=== DATA TO USE ===
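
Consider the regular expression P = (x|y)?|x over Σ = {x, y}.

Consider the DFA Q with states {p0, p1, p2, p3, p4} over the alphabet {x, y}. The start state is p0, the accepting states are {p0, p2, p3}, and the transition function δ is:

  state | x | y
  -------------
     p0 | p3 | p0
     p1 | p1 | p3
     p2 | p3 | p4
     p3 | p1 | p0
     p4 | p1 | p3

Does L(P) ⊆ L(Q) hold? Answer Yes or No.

Yes

Converting the expression P to a DFA (subset construction, then merging equivalent states) gives the minimal DFA with states {r0, r1, r2}, start state r0, accepting states {r0, r1} and transitions r0: x→r1, y→r1; r1: x→r2, y→r2; r2: x→r2, y→r2.
Exploring the product automaton P × Q from the start pair (r0, p0), following both machines on each input symbol, reaches 6 state pairs: (r0, p0), (r1, p3), (r1, p0), (r2, p1), (r2, p0), (r2, p3).
P accepts in {r0, r1} and Q accepts in {p0, p2, p3}. The reachable pairs whose P-component is accepting are (r0, p0), (r1, p3), (r1, p0); in each of them the Q-component is accepting too, so the product for L(P) \ L(Q) (P-component accepting, Q-component rejecting) has no reachable accepting pair and the difference is empty.
Hence every string in L(P) is also in L(Q).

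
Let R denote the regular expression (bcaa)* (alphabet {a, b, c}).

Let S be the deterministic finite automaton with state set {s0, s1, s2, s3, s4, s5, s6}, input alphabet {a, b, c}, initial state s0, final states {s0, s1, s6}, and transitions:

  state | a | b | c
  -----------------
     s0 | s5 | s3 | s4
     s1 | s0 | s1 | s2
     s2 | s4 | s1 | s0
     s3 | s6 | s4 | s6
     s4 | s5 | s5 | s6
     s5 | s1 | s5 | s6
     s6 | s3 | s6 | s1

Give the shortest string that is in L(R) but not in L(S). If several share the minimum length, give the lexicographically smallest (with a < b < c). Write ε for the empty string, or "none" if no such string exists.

bcaabcaa

The string bcaabcaa is accepted by R but not by S.
No shorter string lies in the difference, and bcaabcaa is the lexicographically first length-8 string in L(R) \ L(S).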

=== YOUR OBJECTIVE ===
Line by line, reproduce the data exactly as given.

=== YOUR RESPONSE ===
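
Consider the regular expression P = (x|y)?|x over Σ = {x, y}.

Consider the DFA Q with states {p0, p1, p2, p3, p4} over the alphabet {x, y}. The start state is p0, the accepting states are {p0, p2, p3}, and the transition function δ is:

  state | x | y
  -------------
     p0 | p3 | p0
     p1 | p1 | p3
     p2 | p3 | p4
     p3 | p1 | p0
     p4 | p1 | p3

Does L(P) ⊆ L(Q) hold? Answer Yes or No.

Yes

Converting the expression P to a DFA (subset construction, then merging equivalent states) gives the minimal DFA with states {r0, r1, r2}, start state r0, accepting states {r0, r1} and transitions r0: x→r1, y→r1; r1: x→r2, y→r2; r2: x→r2, y→r2.
Exploring the product automaton P × Q from the start pair (r0, p0), following both machines on each input symbol, reaches 6 state pairs: (r0, p0), (r1, p3), (r1, p0), (r2, p1), (r2, p0), (r2, p3).
P accepts in {r0, r1} and Q accepts in {p0, p2, p3}. The reachable pairs whose P-component is accepting are (r0, p0), (r1, p3), (r1, p0); in each of them the Q-component is accepting too, so the product for L(P) \ L(Q) (P-component accepting, Q-component rejecting) has no reachable accepting pair and the difference is empty.
Hence every string in L(P) is also in L(Q).

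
Let R denote the regular expression (bcaa)* (alphabet {a, b, c}).

Let S be the deterministic finite automaton with state set {s0, s1, s2, s3, s4, s5, s6}, input alphabet {a, b, c}, initial state s0, final states {s0, s1, s6}, and transitions:

  state | a | b | c
  -----------------
     s0 | s5 | s3 | s4
     s1 | s0 | s1 | s2
     s2 | s4 | s1 | s0
     s3 | s6 | s4 | s6
     s4 | s5 | s5 | s6
     s5 | s1 | s5 | s6
     s6 | s3 | s6 | s1

Give the shortest string that is in L(R) but not in L(S). If several share the minimum length, give the lexicographically smallest (with a < b < c). Write ε for the empty string, or "none" if no such string exists.

bcaabcaa

The string bcaabcaa is accepted by R but not by S.
No shorter string lies in the difference, and bcaabcaa is the lexicographically first length-8 string in L(R) \ L(S).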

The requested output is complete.